In the records below, find the line that contains "For the transition" and repeat it, along with each line after it, exactly as written.

(Saved data entries)
·····
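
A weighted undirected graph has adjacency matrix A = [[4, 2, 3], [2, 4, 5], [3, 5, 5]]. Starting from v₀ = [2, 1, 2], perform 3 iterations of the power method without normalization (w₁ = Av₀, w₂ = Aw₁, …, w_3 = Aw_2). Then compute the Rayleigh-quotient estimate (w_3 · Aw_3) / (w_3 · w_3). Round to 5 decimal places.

w1 = Av₀ = (4·2 + 2·1 + 3·2; 2·2 + 4·1 + 5·2; 3·2 + 5·1 + 5·2) = (16, 18, 21)
w2 = Aw1 = (4·16 + 2·18 + 3·21; 2·16 + 4·18 + 5·21; 3·16 + 5·18 + 5·21) = (163, 209, 243)
w3 = Aw2 = (1799, 2377, 2749)
Aw3 = (20197, 26851, 31027)
w3·Aw3 = 1799·20197 + 2377·26851 + 2749·31027 = 185452453; w3·w3 = 1799·1799 + 2377·2377 + 2749·2749 = 16443531
λ ≈ 185452453/16443531 = 11.27814

11.27814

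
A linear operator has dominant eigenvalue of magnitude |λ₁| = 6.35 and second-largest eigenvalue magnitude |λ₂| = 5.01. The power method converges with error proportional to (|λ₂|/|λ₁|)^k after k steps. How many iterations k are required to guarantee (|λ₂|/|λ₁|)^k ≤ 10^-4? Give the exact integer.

39

|λ₂/λ₁| = 5.01/6.35 = 0.78898
Need k ≥ ln(10^-4) / ln(0.78898) = -9.2103 / -0.2370 ≈ 38.859
Smallest integer k satisfying the bound: 39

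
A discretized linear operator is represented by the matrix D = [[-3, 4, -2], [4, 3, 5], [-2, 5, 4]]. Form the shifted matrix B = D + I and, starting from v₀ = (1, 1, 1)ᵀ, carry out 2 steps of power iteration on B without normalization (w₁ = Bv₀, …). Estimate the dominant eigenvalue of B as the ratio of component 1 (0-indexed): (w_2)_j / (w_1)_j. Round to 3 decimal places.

B = D + I has rows (-2, 4, -2); (4, 4, 5); (-2, 5, 5)
w1 = Bv₀ = ((-2)·1 + 4·1 + (-2)·1; 4·1 + 4·1 + 5·1; (-2)·1 + 5·1 + 5·1) = (0, 13, 8)
w2 = Bw1 = ((-2)·0 + 4·13 + (-2)·8; 4·0 + 4·13 + 5·8; (-2)·0 + 5·13 + 5·8) = (36, 92, 105)
Ratio: 92/13 = 7.077

7.077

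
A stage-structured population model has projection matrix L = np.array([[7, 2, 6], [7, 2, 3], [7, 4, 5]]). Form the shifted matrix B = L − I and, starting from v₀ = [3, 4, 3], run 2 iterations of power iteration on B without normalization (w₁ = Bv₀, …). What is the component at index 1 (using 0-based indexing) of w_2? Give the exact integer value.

489

B = L − I has rows (6, 2, 6); (7, 1, 3); (7, 4, 4)
w1 = Bv₀ = (6·3 + 2·4 + 6·3; 7·3 + 1·4 + 3·3; 7·3 + 4·4 + 4·3) = (44, 34, 49)
w2 = Bw1 = (6·44 + 2·34 + 6·49; 7·44 + 1·34 + 3·49; 7·44 + 4·34 + 4·49) = (626, 489, 640)
Requested component of w2: 489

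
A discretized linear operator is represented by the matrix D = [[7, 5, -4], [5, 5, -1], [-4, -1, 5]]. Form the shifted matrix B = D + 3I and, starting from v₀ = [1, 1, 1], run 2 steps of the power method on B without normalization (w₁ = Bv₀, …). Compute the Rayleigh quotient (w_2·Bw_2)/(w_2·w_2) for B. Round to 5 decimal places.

14.96751

B = D + 3I has rows (10, 5, -4); (5, 8, -1); (-4, -1, 8)
w1 = Bv₀ = (11, 12, 3)
w2 = Bw1 = (158, 148, -32)
Bw2 = (2448, 2006, -1036)
w2·Bw2 = 716824; w2·w2 = 47892; μ ≈ 716824/47892 = 14.96751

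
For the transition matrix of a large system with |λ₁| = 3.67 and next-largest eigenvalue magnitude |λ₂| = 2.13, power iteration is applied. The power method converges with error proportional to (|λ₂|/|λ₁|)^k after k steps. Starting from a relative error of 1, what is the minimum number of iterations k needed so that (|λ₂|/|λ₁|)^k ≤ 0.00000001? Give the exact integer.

34

|λ₂/λ₁| = 2.13/3.67 = 0.58038
Need k ≥ ln(0.00000001) / ln(0.58038) = -18.4207 / -0.5441 ≈ 33.857
Smallest integer k satisfying the bound: 34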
·····
# [SOLVED PROBLEM]
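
For the transition matrix of a large system with |λ₁| = 3.67 and next-largest eigenvalue magnitude |λ₂| = 2.13, power iteration is applied. The power method converges with error proportional to (|λ₂|/|λ₁|)^k after k steps. Starting from a relative error of 1, what is the minimum number of iterations k needed so that (|λ₂|/|λ₁|)^k ≤ 0.00000001? Give the exact integer.

34

|λ₂/λ₁| = 2.13/3.67 = 0.58038
Need k ≥ ln(0.00000001) / ln(0.58038) = -18.4207 / -0.5441 ≈ 33.857
Smallest integer k satisfying the bound: 34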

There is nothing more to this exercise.